What is expected: Check every line of the material below, and show those that contain "admitted".

Recorded data:
* * * *

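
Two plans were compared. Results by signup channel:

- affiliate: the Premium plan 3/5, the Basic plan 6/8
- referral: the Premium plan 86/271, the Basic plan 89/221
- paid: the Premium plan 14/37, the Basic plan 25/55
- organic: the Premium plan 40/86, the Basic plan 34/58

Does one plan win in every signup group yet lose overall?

Affiliate: the Premium plan 3/5 = 60.0%, the Basic plan 6/8 = 75.0% → the Basic plan
Referral: the Premium plan 86/271 = 31.7%, the Basic plan 89/221 = 40.3% → the Basic plan
Paid: the Premium plan 14/37 = 37.8%, the Basic plan 25/55 = 45.5% → the Basic plan
Organic: the Premium plan 40/86 = 46.5%, the Basic plan 34/58 = 58.6% → the Basic plan
Overall: the Premium plan 143/399 = 35.8%, the Basic plan 154/342 = 45.0% → the Basic plan
The Basic plan wins overall and in every signup group — no reversal.

No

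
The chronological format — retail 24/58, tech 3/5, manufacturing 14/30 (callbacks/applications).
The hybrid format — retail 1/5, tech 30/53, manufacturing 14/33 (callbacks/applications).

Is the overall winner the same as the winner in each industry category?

Retail: the chronological format 24/58 = 41.4%, the hybrid format 1/5 = 20.0% → the chronological format
Tech: the chronological format 3/5 = 60.0%, the hybrid format 30/53 = 56.6% → the chronological format
Manufacturing: the chronological format 14/30 = 46.7%, the hybrid format 14/33 = 42.4% → the chronological format
Overall: the chronological format 41/93 = 44.1%, the hybrid format 45/91 = 49.5% → the hybrid format
The chronological format wins each industry group but the hybrid format wins overall — the comparison reverses. The chronological format's applications skew toward retail, which has a lower base rate.

No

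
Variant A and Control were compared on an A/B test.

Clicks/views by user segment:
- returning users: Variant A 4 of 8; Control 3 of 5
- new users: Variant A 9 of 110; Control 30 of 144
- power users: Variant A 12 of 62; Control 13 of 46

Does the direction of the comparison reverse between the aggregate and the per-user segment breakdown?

Returning users: Variant A 4/8 = 50.0%, Control 3/5 = 60.0% → Control
New users: Variant A 9/110 = 8.2%, Control 30/144 = 20.8% → Control
Power users: Variant A 12/62 = 19.4%, Control 13/46 = 28.3% → Control
Overall: Variant A 25/180 = 13.9%, Control 46/195 = 23.6% → Control
Control wins overall and in every user group — no reversal.

No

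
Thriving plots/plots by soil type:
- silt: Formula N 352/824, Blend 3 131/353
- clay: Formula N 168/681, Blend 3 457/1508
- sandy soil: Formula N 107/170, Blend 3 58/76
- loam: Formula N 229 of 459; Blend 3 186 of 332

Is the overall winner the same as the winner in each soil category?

No

Silt: Formula N 352/824 = 42.7%, Blend 3 131/353 = 37.1% → Formula N
Clay: Formula N 168/681 = 24.7%, Blend 3 457/1508 = 30.3% → Blend 3
Sandy soil: Formula N 107/170 = 62.9%, Blend 3 58/76 = 76.3% → Blend 3
Loam: Formula N 229/459 = 49.9%, Blend 3 186/332 = 56.0% → Blend 3
Overall: Formula N 856/2134 = 40.1%, Blend 3 832/2269 = 36.7% → Formula N
Neither sweeps: Formula N wins 1 of 4 groups, Blend 3 wins 3. Formula N wins overall but not every group — no Simpson reversal.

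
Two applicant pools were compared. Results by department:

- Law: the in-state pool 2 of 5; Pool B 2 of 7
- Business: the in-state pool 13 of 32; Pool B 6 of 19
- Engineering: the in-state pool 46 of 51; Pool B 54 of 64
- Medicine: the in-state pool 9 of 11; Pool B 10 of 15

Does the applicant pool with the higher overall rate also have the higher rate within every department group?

Law: the in-state pool 2/5 = 40.0%, Pool B 2/7 = 28.6% → the in-state pool
Business: the in-state pool 13/32 = 40.6%, Pool B 6/19 = 31.6% → the in-state pool
Engineering: the in-state pool 46/51 = 90.2%, Pool B 54/64 = 84.4% → the in-state pool
Medicine: the in-state pool 9/11 = 81.8%, Pool B 10/15 = 66.7% → the in-state pool
Overall: the in-state pool 70/99 = 70.7%, Pool B 72/105 = 68.6% → the in-state pool
The in-state pool wins overall and in every department group — no reversal.

Yes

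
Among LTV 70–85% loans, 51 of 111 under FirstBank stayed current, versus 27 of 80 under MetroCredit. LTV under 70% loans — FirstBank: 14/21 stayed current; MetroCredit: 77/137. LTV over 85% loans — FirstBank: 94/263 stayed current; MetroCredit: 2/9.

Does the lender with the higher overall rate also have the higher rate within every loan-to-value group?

LTV 70–85%: FirstBank 51/111 = 45.9%, MetroCredit 27/80 = 33.8% → FirstBank
LTV under 70%: FirstBank 14/21 = 66.7%, MetroCredit 77/137 = 56.2% → FirstBank
LTV over 85%: FirstBank 94/263 = 35.7%, MetroCredit 2/9 = 22.2% → FirstBank
Overall: FirstBank 159/395 = 40.3%, MetroCredit 106/226 = 46.9% → MetroCredit
FirstBank wins each loan-to-value group but MetroCredit wins overall — the comparison reverses. FirstBank's loans skew toward LTV over 85%, which has a lower base rate.

No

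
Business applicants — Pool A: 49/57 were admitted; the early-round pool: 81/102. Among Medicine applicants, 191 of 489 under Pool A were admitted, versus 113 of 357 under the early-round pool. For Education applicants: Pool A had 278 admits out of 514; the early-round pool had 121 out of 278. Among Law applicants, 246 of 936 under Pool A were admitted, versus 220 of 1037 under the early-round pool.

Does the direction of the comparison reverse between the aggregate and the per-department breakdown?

No

Business: Pool A 49/57 = 86.0%, the early-round pool 81/102 = 79.4% → Pool A
Medicine: Pool A 191/489 = 39.1%, the early-round pool 113/357 = 31.7% → Pool A
Education: Pool A 278/514 = 54.1%, the early-round pool 121/278 = 43.5% → Pool A
Law: Pool A 246/936 = 26.3%, the early-round pool 220/1037 = 21.2% → Pool A
Overall: Pool A 764/1996 = 38.3%, the early-round pool 535/1774 = 30.2% → Pool A
Pool A wins overall and in every department group — no reversal.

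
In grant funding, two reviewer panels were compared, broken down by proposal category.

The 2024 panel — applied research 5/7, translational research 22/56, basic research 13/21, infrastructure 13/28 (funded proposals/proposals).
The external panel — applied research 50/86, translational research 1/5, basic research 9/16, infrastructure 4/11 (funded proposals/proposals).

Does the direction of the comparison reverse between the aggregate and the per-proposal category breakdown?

Yes

Applied research: the 2024 panel 5/7 = 71.4%, the external panel 50/86 = 58.1% → the 2024 panel
Translational research: the 2024 panel 22/56 = 39.3%, the external panel 1/5 = 20.0% → the 2024 panel
Basic research: the 2024 panel 13/21 = 61.9%, the external panel 9/16 = 56.2% → the 2024 panel
Infrastructure: the 2024 panel 13/28 = 46.4%, the external panel 4/11 = 36.4% → the 2024 panel
Overall: the 2024 panel 53/112 = 47.3%, the external panel 64/118 = 54.2% → the external panel
The 2024 panel wins each proposal group but the external panel wins overall — the comparison reverses. The 2024 panel's proposals skew toward translational research, which has a lower base rate.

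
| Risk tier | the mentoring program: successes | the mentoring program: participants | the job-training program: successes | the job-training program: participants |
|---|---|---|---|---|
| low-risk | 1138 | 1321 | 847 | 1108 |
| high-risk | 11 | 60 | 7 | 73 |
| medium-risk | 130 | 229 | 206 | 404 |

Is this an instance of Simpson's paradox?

No

Low-risk: the mentoring program 1138/1321 = 86.1%, the job-training program 847/1108 = 76.4% → the mentoring program
High-risk: the mentoring program 11/60 = 18.3%, the job-training program 7/73 = 9.6% → the mentoring program
Medium-risk: the mentoring program 130/229 = 56.8%, the job-training program 206/404 = 51.0% → the mentoring program
Overall: the mentoring program 1279/1610 = 79.4%, the job-training program 1060/1585 = 66.9% → the mentoring program
The mentoring program wins overall and in every risk group — no reversal.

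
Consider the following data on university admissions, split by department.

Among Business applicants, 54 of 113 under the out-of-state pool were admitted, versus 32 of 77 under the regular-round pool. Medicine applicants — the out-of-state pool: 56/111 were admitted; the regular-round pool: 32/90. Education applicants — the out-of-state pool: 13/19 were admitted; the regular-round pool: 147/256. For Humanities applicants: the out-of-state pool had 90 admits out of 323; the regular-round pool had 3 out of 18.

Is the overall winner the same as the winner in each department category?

Business: the out-of-state pool 54/113 = 47.8%, the regular-round pool 32/77 = 41.6% → the out-of-state pool
Medicine: the out-of-state pool 56/111 = 50.5%, the regular-round pool 32/90 = 35.6% → the out-of-state pool
Education: the out-of-state pool 13/19 = 68.4%, the regular-round pool 147/256 = 57.4% → the out-of-state pool
Humanities: the out-of-state pool 90/323 = 27.9%, the regular-round pool 3/18 = 16.7% → the out-of-state pool
Overall: the out-of-state pool 213/566 = 37.6%, the regular-round pool 214/441 = 48.5% → the regular-round pool
The out-of-state pool wins each department group but the regular-round pool wins overall — the comparison reverses. The out-of-state pool's applicants skew toward Humanities, which has a lower base rate.

No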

* * * *

Exercise solution:
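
Business applicants — Pool A: 49/57 were admitted; the early-round pool: 81/102. Among Medicine applicants, 191 of 489 under Pool A were admitted, versus 113 of 357 under the early-round pool. For Education applicants: Pool A had 278 admits out of 514; the early-round pool had 121 out of 278. Among Law applicants, 246 of 936 under Pool A were admitted, versus 220 of 1037 under the early-round pool.
Among Business applicants, 54 of 113 under the out-of-state pool were admitted, versus 32 of 77 under the regular-round pool. Medicine applicants — the out-of-state pool: 56/111 were admitted; the regular-round pool: 32/90. Education applicants — the out-of-state pool: 13/19 were admitted; the regular-round pool: 147/256. For Humanities applicants: the out-of-state pool had 90 admits out of 323; the regular-round pool had 3 out of 18.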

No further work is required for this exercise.